**EXERCISE BRIEF**. Please reproduce verbatim the lines below, from the first through the one with "Ciphertext: 0x50. Decrypt".
———
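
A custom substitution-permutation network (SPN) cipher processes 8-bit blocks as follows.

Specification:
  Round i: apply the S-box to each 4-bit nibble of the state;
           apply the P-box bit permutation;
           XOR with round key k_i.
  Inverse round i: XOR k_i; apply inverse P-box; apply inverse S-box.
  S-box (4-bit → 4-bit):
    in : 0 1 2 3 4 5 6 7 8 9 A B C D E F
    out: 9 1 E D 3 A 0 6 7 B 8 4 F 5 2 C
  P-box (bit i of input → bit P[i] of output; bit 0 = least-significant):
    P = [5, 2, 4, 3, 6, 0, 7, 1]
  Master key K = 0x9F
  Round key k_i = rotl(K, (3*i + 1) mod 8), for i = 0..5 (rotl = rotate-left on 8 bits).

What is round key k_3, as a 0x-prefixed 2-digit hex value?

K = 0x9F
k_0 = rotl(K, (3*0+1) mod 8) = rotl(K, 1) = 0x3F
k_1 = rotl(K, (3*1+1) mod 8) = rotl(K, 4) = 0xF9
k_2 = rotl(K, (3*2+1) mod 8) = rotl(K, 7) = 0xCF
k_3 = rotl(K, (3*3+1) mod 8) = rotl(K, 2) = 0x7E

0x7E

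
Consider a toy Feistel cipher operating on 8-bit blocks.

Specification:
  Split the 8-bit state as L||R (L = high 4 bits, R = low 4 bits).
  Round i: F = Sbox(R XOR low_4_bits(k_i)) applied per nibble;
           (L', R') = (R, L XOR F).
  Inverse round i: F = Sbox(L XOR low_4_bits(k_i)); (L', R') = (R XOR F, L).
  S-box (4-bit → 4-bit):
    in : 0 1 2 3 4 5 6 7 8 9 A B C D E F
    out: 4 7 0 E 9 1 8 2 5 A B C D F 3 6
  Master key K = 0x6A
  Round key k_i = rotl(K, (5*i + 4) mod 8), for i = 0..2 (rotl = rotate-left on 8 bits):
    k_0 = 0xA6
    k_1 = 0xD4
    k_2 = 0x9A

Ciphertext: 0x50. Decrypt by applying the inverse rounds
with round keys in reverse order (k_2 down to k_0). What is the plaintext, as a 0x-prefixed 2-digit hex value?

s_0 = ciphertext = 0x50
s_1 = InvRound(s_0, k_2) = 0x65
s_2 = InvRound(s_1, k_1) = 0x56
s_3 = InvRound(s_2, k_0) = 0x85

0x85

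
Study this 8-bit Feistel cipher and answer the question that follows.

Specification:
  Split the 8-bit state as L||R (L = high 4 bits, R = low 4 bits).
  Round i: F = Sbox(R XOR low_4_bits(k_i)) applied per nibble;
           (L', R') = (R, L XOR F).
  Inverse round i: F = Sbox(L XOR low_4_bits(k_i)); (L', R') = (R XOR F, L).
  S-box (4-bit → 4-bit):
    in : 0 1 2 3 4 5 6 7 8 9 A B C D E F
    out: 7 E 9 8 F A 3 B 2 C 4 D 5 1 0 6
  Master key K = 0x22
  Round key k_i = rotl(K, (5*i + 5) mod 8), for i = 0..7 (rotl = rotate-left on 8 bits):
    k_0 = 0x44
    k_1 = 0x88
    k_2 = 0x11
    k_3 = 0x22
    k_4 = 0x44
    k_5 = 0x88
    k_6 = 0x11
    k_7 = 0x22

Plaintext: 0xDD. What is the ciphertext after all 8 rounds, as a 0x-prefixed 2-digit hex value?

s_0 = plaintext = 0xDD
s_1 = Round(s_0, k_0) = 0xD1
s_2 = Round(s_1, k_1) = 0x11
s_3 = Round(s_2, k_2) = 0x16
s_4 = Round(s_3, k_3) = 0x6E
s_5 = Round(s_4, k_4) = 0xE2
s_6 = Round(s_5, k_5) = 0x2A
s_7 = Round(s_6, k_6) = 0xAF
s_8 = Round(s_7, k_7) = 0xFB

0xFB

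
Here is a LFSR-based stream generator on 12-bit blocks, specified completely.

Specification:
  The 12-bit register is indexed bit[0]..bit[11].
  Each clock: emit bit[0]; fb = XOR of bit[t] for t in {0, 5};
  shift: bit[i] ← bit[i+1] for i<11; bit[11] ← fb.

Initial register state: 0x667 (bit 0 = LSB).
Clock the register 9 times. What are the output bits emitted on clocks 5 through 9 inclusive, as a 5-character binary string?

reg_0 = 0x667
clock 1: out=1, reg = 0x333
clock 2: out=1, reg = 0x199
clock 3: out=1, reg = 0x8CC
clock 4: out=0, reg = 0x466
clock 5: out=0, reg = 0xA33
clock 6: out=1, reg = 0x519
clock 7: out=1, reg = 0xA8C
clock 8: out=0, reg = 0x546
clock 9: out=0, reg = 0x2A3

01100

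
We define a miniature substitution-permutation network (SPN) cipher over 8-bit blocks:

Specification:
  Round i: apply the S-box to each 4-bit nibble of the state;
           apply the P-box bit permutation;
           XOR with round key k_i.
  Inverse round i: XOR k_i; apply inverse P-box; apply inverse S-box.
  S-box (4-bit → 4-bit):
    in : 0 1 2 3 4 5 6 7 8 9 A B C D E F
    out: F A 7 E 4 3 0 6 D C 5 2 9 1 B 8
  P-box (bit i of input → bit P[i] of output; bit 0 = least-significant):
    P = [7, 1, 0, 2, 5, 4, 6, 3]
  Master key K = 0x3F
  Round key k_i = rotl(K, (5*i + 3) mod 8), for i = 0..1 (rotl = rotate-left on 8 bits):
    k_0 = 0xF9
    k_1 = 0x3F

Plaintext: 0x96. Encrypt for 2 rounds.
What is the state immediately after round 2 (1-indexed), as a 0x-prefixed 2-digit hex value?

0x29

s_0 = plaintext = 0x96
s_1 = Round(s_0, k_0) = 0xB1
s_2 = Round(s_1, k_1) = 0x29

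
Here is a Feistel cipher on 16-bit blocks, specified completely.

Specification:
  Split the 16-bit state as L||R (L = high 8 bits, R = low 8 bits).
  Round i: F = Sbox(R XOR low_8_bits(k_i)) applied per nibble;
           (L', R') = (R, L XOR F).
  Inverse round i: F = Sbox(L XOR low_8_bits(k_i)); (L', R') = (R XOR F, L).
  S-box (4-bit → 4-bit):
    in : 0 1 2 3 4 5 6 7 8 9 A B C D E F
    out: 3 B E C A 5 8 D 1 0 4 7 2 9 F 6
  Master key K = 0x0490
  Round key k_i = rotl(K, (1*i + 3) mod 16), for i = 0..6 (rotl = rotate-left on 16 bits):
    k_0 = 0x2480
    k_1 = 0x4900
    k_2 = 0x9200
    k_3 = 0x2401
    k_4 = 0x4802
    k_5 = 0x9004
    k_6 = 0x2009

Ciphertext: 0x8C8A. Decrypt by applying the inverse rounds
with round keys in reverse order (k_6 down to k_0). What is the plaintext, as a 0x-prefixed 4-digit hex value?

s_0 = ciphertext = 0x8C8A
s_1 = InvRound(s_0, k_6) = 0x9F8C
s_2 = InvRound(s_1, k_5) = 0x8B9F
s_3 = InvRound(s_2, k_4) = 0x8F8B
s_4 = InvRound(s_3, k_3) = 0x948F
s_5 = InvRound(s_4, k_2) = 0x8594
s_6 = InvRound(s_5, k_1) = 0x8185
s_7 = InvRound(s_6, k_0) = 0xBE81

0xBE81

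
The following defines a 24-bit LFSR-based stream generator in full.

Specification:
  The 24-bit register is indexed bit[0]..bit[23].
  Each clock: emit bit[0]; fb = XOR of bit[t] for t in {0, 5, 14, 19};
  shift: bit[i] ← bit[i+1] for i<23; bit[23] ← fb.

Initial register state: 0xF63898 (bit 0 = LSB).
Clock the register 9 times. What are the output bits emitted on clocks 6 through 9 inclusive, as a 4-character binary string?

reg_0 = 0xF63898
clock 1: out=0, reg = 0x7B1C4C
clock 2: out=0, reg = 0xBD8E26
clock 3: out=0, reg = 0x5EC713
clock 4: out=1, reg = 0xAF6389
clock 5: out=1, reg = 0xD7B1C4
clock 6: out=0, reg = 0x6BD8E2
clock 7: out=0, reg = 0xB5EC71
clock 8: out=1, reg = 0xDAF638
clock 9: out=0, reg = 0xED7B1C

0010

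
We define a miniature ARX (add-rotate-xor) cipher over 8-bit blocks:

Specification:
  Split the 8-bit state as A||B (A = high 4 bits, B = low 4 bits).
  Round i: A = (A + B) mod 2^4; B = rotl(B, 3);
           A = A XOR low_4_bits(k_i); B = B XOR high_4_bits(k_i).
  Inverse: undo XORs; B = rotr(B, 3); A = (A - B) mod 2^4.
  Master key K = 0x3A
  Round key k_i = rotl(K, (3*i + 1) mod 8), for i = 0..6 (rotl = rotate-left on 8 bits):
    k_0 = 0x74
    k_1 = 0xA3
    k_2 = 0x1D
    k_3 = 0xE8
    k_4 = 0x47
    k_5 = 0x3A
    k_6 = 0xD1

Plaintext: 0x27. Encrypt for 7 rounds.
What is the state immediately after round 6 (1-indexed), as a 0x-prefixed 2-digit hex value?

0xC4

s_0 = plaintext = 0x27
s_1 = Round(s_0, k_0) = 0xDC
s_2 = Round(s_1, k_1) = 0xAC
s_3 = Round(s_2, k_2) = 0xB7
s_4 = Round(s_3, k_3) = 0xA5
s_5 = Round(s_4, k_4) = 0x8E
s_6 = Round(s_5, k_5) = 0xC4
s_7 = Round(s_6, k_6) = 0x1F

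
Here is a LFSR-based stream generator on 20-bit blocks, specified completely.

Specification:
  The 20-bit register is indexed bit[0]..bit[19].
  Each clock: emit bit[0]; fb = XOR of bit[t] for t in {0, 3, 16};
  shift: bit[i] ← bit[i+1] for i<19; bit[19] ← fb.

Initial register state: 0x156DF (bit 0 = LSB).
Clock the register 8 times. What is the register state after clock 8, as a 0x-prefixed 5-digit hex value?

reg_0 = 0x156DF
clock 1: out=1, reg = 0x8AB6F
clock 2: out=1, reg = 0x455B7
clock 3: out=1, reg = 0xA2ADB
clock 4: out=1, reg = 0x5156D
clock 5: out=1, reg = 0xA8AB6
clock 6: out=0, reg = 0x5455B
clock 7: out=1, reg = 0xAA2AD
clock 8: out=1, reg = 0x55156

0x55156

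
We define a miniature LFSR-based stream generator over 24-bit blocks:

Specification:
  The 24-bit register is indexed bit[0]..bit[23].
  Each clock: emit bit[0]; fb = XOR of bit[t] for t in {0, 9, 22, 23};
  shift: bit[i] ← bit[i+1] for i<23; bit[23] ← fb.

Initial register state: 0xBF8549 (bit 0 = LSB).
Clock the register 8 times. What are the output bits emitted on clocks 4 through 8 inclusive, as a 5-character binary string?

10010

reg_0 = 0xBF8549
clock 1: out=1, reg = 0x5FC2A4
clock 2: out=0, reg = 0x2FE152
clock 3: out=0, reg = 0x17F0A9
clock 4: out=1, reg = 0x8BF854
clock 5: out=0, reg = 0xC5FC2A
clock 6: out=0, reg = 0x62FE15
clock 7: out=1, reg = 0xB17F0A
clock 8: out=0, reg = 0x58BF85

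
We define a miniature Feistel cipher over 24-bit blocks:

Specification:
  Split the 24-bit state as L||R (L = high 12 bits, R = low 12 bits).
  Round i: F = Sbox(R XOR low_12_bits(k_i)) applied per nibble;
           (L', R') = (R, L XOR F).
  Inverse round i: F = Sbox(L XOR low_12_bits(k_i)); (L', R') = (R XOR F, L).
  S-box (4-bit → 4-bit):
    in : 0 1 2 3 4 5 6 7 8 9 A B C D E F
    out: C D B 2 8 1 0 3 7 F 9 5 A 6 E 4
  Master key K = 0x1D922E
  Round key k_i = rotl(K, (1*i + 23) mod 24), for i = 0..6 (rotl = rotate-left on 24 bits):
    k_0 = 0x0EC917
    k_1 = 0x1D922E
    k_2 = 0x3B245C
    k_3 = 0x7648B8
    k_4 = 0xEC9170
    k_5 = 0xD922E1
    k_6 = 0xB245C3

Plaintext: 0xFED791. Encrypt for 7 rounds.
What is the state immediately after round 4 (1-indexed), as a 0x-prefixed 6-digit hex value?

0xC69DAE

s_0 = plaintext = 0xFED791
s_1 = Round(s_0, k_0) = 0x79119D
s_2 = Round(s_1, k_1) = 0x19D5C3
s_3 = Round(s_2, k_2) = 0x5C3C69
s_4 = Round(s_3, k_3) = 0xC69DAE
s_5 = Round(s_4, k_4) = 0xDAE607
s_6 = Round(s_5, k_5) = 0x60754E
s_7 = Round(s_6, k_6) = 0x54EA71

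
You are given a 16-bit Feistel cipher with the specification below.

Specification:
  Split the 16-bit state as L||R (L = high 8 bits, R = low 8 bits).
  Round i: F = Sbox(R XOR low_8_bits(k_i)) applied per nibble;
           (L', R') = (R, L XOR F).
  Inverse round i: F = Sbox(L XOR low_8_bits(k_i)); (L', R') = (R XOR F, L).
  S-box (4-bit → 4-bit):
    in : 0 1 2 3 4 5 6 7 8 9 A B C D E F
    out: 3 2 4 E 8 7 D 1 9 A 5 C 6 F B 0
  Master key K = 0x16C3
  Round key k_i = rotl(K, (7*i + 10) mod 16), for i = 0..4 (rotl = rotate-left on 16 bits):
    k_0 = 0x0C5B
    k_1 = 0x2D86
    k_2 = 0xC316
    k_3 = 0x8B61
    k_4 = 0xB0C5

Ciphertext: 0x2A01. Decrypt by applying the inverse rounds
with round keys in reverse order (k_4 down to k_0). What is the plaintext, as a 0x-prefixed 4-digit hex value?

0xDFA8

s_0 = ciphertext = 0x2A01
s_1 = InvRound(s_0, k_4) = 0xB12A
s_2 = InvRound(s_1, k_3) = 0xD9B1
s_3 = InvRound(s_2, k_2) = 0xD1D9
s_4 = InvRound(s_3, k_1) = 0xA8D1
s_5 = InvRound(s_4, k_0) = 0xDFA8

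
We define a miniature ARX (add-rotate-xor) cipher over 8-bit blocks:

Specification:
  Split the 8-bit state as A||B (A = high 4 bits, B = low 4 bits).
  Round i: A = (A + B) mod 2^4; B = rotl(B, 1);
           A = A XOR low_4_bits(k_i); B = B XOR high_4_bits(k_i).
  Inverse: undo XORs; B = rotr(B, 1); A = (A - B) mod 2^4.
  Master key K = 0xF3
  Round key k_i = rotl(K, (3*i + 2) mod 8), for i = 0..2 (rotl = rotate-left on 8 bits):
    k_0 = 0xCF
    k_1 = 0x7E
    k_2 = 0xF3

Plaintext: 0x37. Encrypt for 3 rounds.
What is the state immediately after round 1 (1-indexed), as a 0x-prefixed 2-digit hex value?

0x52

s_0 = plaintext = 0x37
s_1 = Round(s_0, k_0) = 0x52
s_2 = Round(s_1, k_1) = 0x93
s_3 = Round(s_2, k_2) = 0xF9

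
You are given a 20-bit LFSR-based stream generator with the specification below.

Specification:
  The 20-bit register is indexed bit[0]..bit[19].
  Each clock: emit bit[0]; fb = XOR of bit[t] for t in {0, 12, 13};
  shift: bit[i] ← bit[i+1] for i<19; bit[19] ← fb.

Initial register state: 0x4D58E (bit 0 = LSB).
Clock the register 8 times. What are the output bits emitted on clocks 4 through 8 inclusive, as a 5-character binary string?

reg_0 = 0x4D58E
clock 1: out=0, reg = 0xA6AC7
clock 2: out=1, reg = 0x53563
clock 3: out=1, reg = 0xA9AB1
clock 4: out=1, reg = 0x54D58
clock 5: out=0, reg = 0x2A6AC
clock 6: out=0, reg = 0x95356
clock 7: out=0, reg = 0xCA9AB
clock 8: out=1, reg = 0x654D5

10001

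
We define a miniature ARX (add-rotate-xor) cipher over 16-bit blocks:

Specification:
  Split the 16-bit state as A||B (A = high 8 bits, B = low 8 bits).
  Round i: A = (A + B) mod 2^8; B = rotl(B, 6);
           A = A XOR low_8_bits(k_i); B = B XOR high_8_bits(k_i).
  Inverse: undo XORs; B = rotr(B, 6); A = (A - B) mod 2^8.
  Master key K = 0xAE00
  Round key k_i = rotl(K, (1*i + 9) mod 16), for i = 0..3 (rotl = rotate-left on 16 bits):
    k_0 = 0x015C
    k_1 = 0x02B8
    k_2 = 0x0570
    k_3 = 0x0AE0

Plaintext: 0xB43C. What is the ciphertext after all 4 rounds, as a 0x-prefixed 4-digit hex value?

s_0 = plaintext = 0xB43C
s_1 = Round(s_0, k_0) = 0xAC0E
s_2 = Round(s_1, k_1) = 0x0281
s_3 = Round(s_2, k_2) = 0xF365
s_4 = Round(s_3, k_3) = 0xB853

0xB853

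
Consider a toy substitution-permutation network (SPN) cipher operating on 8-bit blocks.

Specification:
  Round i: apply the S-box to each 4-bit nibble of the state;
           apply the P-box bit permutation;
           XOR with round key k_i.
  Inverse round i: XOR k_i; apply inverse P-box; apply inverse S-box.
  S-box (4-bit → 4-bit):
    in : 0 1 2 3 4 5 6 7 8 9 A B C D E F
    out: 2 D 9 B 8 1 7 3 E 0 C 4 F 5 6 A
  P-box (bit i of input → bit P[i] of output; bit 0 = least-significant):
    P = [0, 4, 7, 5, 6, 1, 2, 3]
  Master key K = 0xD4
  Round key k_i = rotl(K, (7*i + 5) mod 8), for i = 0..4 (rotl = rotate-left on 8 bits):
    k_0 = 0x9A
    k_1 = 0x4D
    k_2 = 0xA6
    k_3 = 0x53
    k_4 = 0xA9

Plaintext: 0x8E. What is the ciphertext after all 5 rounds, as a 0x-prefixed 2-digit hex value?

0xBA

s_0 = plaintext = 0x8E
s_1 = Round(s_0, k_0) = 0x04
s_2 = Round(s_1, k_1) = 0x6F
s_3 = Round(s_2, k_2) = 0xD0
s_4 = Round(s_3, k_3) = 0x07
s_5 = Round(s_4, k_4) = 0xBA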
———
**FINISHED TASK**.
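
A custom substitution-permutation network (SPN) cipher processes 8-bit blocks as follows.

Specification:
  Round i: apply the S-box to each 4-bit nibble of the state;
           apply the P-box bit permutation;
           XOR with round key k_i.
  Inverse round i: XOR k_i; apply inverse P-box; apply inverse S-box.
  S-box (4-bit → 4-bit):
    in : 0 1 2 3 4 5 6 7 8 9 A B C D E F
    out: 9 1 E D 3 A 0 6 7 B 8 4 F 5 2 C
  P-box (bit i of input → bit P[i] of output; bit 0 = least-significant):
    P = [5, 2, 4, 3, 6, 0, 7, 1]
  Master key K = 0x9F
  Round key k_i = rotl(K, (3*i + 1) mod 8), for i = 0..5 (rotl = rotate-left on 8 bits).

What is round key k_3, as a 0x-prefixed 2-digit hex value?

K = 0x9F
k_0 = rotl(K, (3*0+1) mod 8) = rotl(K, 1) = 0x3F
k_1 = rotl(K, (3*1+1) mod 8) = rotl(K, 4) = 0xF9
k_2 = rotl(K, (3*2+1) mod 8) = rotl(K, 7) = 0xCF
k_3 = rotl(K, (3*3+1) mod 8) = rotl(K, 2) = 0x7E

0x7E

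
Consider a toy Feistel cipher operating on 8-bit blocks.

Specification:
  Split the 8-bit state as L||R (L = high 4 bits, R = low 4 bits).
  Round i: F = Sbox(R XOR low_4_bits(k_i)) applied per nibble;
           (L', R') = (R, L XOR F).
  Inverse round i: F = Sbox(L XOR low_4_bits(k_i)); (L', R') = (R XOR F, L).
  S-box (4-bit → 4-bit):
    in : 0 1 2 3 4 5 6 7 8 9 A B C D E F
    out: 4 7 0 E 9 1 8 2 5 A B C D F 3 6
  Master key K = 0x6A
  Round key k_i = rotl(K, (5*i + 4) mod 8), for i = 0..2 (rotl = rotate-left on 8 bits):
    k_0 = 0xA6
    k_1 = 0xD4
    k_2 = 0x9A

Ciphertext: 0x50. Decrypt by applying the inverse rounds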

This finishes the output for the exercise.